Task item:
Keeping each line exactly as it is, output all of the records.

Extracted material:

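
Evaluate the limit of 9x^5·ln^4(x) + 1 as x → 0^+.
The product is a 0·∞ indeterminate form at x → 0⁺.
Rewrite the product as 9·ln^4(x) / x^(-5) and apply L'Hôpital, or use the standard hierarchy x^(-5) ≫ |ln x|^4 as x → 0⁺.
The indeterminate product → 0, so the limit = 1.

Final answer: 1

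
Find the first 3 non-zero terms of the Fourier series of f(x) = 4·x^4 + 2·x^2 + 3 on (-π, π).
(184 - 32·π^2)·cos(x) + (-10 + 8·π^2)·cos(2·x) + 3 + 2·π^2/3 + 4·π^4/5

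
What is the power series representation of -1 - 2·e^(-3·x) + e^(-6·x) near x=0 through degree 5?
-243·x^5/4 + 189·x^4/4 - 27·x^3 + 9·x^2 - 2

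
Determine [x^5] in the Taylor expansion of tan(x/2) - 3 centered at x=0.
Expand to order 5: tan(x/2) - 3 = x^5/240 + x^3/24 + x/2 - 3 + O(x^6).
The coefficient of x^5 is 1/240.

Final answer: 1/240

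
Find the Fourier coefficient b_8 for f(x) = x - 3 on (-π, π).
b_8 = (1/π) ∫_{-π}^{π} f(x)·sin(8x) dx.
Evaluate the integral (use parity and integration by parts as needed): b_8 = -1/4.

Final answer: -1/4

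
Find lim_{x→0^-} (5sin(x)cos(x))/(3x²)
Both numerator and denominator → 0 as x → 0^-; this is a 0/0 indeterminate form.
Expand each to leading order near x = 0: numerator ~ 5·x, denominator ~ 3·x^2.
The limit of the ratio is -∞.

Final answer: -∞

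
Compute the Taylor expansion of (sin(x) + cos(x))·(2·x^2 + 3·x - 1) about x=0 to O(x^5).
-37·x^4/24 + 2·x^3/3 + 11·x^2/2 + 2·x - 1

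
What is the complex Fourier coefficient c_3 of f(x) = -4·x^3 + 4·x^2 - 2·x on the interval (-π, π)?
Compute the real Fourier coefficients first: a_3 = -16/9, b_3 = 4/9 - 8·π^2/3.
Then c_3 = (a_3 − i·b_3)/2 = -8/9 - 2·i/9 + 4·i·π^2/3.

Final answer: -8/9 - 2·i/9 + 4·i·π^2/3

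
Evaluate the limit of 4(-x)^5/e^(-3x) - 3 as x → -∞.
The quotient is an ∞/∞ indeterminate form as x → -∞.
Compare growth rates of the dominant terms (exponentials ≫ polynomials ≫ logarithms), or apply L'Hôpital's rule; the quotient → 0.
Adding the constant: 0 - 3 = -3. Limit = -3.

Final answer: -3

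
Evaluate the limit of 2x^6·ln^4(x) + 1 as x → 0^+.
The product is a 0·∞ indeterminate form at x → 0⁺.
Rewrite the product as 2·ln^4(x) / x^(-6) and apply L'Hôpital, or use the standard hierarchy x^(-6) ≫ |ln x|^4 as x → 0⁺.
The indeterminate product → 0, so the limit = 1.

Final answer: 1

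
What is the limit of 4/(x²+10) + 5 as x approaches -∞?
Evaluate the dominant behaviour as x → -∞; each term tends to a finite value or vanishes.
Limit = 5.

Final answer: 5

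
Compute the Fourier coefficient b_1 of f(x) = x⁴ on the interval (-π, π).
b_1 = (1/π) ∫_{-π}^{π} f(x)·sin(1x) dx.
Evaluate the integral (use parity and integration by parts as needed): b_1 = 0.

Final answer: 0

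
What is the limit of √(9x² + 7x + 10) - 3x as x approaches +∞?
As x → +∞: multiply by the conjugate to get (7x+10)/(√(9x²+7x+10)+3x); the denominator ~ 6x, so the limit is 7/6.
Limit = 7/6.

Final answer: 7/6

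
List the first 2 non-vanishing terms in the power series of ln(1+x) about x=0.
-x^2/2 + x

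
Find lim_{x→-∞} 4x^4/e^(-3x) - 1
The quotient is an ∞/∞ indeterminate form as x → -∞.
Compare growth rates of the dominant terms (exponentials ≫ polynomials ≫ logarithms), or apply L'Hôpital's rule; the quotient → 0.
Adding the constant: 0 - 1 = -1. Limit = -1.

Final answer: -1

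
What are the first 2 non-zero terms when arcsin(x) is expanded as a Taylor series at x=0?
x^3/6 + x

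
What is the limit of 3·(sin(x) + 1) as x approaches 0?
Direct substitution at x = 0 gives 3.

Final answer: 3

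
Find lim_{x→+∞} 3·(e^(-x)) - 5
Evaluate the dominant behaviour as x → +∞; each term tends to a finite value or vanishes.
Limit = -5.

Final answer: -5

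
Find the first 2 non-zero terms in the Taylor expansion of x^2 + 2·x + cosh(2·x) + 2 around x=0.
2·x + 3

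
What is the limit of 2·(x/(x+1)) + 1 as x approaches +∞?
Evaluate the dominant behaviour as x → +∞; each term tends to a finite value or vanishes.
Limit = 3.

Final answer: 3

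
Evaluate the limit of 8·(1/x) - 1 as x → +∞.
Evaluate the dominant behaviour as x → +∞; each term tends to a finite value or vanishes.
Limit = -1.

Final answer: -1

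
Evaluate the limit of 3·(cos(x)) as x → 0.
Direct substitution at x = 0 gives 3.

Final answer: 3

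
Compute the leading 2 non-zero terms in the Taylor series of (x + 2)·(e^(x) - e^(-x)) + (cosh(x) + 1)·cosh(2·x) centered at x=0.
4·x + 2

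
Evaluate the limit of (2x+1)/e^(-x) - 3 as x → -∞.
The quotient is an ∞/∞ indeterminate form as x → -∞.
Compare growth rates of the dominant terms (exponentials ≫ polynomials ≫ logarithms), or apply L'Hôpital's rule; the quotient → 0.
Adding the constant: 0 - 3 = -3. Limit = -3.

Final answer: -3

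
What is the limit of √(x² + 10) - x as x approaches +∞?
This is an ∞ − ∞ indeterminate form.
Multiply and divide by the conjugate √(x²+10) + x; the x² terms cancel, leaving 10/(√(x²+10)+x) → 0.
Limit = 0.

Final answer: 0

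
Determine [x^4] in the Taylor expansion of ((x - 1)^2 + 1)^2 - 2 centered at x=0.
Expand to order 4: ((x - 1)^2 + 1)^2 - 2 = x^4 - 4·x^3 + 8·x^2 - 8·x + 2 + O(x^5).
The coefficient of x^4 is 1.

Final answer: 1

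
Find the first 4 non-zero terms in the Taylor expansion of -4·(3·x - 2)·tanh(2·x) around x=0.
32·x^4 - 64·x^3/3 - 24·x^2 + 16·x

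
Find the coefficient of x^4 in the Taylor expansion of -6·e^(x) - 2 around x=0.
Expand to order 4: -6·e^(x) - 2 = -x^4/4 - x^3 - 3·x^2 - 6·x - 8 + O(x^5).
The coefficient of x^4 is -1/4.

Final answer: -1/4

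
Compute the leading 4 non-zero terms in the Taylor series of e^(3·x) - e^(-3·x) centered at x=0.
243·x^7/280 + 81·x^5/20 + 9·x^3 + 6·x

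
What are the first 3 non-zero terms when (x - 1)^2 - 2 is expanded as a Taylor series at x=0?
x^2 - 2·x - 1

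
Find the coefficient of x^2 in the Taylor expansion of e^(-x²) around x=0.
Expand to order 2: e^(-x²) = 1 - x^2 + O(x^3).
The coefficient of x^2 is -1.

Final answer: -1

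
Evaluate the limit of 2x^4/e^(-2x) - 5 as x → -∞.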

Solution for this task:
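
Evaluate the limit of 9x^5·ln^4(x) + 1 as x → 0^+.
The product is a 0·∞ indeterminate form at x → 0⁺.
Rewrite the product as 9·ln^4(x) / x^(-5) and apply L'Hôpital, or use the standard hierarchy x^(-5) ≫ |ln x|^4 as x → 0⁺.
The indeterminate product → 0, so the limit = 1.

Final answer: 1

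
Find the first 3 non-zero terms of the Fourier series of f(x) = 4·x^4 + 2·x^2 + 3 on (-π, π).
(184 - 32·π^2)·cos(x) + (-10 + 8·π^2)·cos(2·x) + 3 + 2·π^2/3 + 4·π^4/5

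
What is the power series representation of -1 - 2·e^(-3·x) + e^(-6·x) near x=0 through degree 5?
-243·x^5/4 + 189·x^4/4 - 27·x^3 + 9·x^2 - 2

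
Determine [x^5] in the Taylor expansion of tan(x/2) - 3 centered at x=0.
Expand to order 5: tan(x/2) - 3 = x^5/240 + x^3/24 + x/2 - 3 + O(x^6).
The coefficient of x^5 is 1/240.

Final answer: 1/240

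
Find the Fourier coefficient b_8 for f(x) = x - 3 on (-π, π).
b_8 = (1/π) ∫_{-π}^{π} f(x)·sin(8x) dx.
Evaluate the integral (use parity and integration by parts as needed): b_8 = -1/4.

Final answer: -1/4

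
Find lim_{x→0^-} (5sin(x)cos(x))/(3x²)
Both numerator and denominator → 0 as x → 0^-; this is a 0/0 indeterminate form.
Expand each to leading order near x = 0: numerator ~ 5·x, denominator ~ 3·x^2.
The limit of the ratio is -∞.

Final answer: -∞

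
Compute the Taylor expansion of (sin(x) + cos(x))·(2·x^2 + 3·x - 1) about x=0 to O(x^5).
-37·x^4/24 + 2·x^3/3 + 11·x^2/2 + 2·x - 1

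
What is the complex Fourier coefficient c_3 of f(x) = -4·x^3 + 4·x^2 - 2·x on the interval (-π, π)?
Compute the real Fourier coefficients first: a_3 = -16/9, b_3 = 4/9 - 8·π^2/3.
Then c_3 = (a_3 − i·b_3)/2 = -8/9 - 2·i/9 + 4·i·π^2/3.

Final answer: -8/9 - 2·i/9 + 4·i·π^2/3

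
Evaluate the limit of 4(-x)^5/e^(-3x) - 3 as x → -∞.
The quotient is an ∞/∞ indeterminate form as x → -∞.
Compare growth rates of the dominant terms (exponentials ≫ polynomials ≫ logarithms), or apply L'Hôpital's rule; the quotient → 0.
Adding the constant: 0 - 3 = -3. Limit = -3.

Final answer: -3

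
Evaluate the limit of 2x^6·ln^4(x) + 1 as x → 0^+.
The product is a 0·∞ indeterminate form at x → 0⁺.
Rewrite the product as 2·ln^4(x) / x^(-6) and apply L'Hôpital, or use the standard hierarchy x^(-6) ≫ |ln x|^4 as x → 0⁺.
The indeterminate product → 0, so the limit = 1.

Final answer: 1

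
What is the limit of 4/(x²+10) + 5 as x approaches -∞?
Evaluate the dominant behaviour as x → -∞; each term tends to a finite value or vanishes.
Limit = 5.

Final answer: 5

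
Compute the Fourier coefficient b_1 of f(x) = x⁴ on the interval (-π, π).
b_1 = (1/π) ∫_{-π}^{π} f(x)·sin(1x) dx.
Evaluate the integral (use parity and integration by parts as needed): b_1 = 0.

Final answer: 0

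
What is the limit of √(9x² + 7x + 10) - 3x as x approaches +∞?
As x → +∞: multiply by the conjugate to get (7x+10)/(√(9x²+7x+10)+3x); the denominator ~ 6x, so the limit is 7/6.
Limit = 7/6.

Final answer: 7/6

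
List the first 2 non-vanishing terms in the power series of ln(1+x) about x=0.
-x^2/2 + x

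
Find lim_{x→-∞} 4x^4/e^(-3x) - 1
The quotient is an ∞/∞ indeterminate form as x → -∞.
Compare growth rates of the dominant terms (exponentials ≫ polynomials ≫ logarithms), or apply L'Hôpital's rule; the quotient → 0.
Adding the constant: 0 - 1 = -1. Limit = -1.

Final answer: -1

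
What are the first 2 non-zero terms when arcsin(x) is expanded as a Taylor series at x=0?
x^3/6 + x

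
What is the limit of 3·(sin(x) + 1) as x approaches 0?
Direct substitution at x = 0 gives 3.

Final answer: 3

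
Find lim_{x→+∞} 3·(e^(-x)) - 5
Evaluate the dominant behaviour as x → +∞; each term tends to a finite value or vanishes.
Limit = -5.

Final answer: -5

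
Find the first 2 non-zero terms in the Taylor expansion of x^2 + 2·x + cosh(2·x) + 2 around x=0.
2·x + 3

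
What is the limit of 2·(x/(x+1)) + 1 as x approaches +∞?
Evaluate the dominant behaviour as x → +∞; each term tends to a finite value or vanishes.
Limit = 3.

Final answer: 3

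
Evaluate the limit of 8·(1/x) - 1 as x → +∞.
Evaluate the dominant behaviour as x → +∞; each term tends to a finite value or vanishes.
Limit = -1.

Final answer: -1

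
Evaluate the limit of 3·(cos(x)) as x → 0.
Direct substitution at x = 0 gives 3.

Final answer: 3

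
Compute the leading 2 non-zero terms in the Taylor series of (x + 2)·(e^(x) - e^(-x)) + (cosh(x) + 1)·cosh(2·x) centered at x=0.
4·x + 2

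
Evaluate the limit of (2x+1)/e^(-x) - 3 as x → -∞.
The quotient is an ∞/∞ indeterminate form as x → -∞.
Compare growth rates of the dominant terms (exponentials ≫ polynomials ≫ logarithms), or apply L'Hôpital's rule; the quotient → 0.
Adding the constant: 0 - 3 = -3. Limit = -3.

Final answer: -3

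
What is the limit of √(x² + 10) - x as x approaches +∞?
This is an ∞ − ∞ indeterminate form.
Multiply and divide by the conjugate √(x²+10) + x; the x² terms cancel, leaving 10/(√(x²+10)+x) → 0.
Limit = 0.

Final answer: 0

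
Determine [x^4] in the Taylor expansion of ((x - 1)^2 + 1)^2 - 2 centered at x=0.
Expand to order 4: ((x - 1)^2 + 1)^2 - 2 = x^4 - 4·x^3 + 8·x^2 - 8·x + 2 + O(x^5).
The coefficient of x^4 is 1.

Final answer: 1

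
Find the first 4 non-zero terms in the Taylor expansion of -4·(3·x - 2)·tanh(2·x) around x=0.
32·x^4 - 64·x^3/3 - 24·x^2 + 16·x

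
Find the coefficient of x^4 in the Taylor expansion of -6·e^(x) - 2 around x=0.
Expand to order 4: -6·e^(x) - 2 = -x^4/4 - x^3 - 3·x^2 - 6·x - 8 + O(x^5).
The coefficient of x^4 is -1/4.

Final answer: -1/4

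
Compute the leading 4 non-zero terms in the Taylor series of e^(3·x) - e^(-3·x) centered at x=0.
243·x^7/280 + 81·x^5/20 + 9·x^3 + 6·x

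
What are the first 3 non-zero terms when (x - 1)^2 - 2 is expanded as a Taylor series at x=0?
x^2 - 2·x - 1

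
Find the coefficient of x^2 in the Taylor expansion of e^(-x²) around x=0.
Expand to order 2: e^(-x²) = 1 - x^2 + O(x^3).
The coefficient of x^2 is -1.

Final answer: -1

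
Evaluate the limit of 2x^4/e^(-2x) - 5 as x → -∞.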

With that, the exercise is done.